##### Exercise inputs #####
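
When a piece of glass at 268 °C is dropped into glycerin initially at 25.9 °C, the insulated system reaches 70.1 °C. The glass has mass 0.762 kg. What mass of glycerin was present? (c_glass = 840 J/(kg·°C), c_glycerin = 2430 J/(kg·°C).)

|Q_glass| = |Q_glycerin|:
0.762·840·(268 − 70.1) = m·2430·(70.1 − 25.9)
107406 m = 126672  ⇒  m ≈ 1.179 kg

m ≈ 1.18 kg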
#####
Problem to work on ::
The full set of data above must come back exactly as written.

Completed task ::
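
When a piece of glass at 268 °C is dropped into glycerin initially at 25.9 °C, the insulated system reaches 70.1 °C. The glass has mass 0.762 kg. What mass of glycerin was present? (c_glass = 840 J/(kg·°C), c_glycerin = 2430 J/(kg·°C).)

|Q_glass| = |Q_glycerin|:
0.762·840·(268 − 70.1) = m·2430·(70.1 − 25.9)
107406 m = 126672  ⇒  m ≈ 1.179 kg

m ≈ 1.18 kg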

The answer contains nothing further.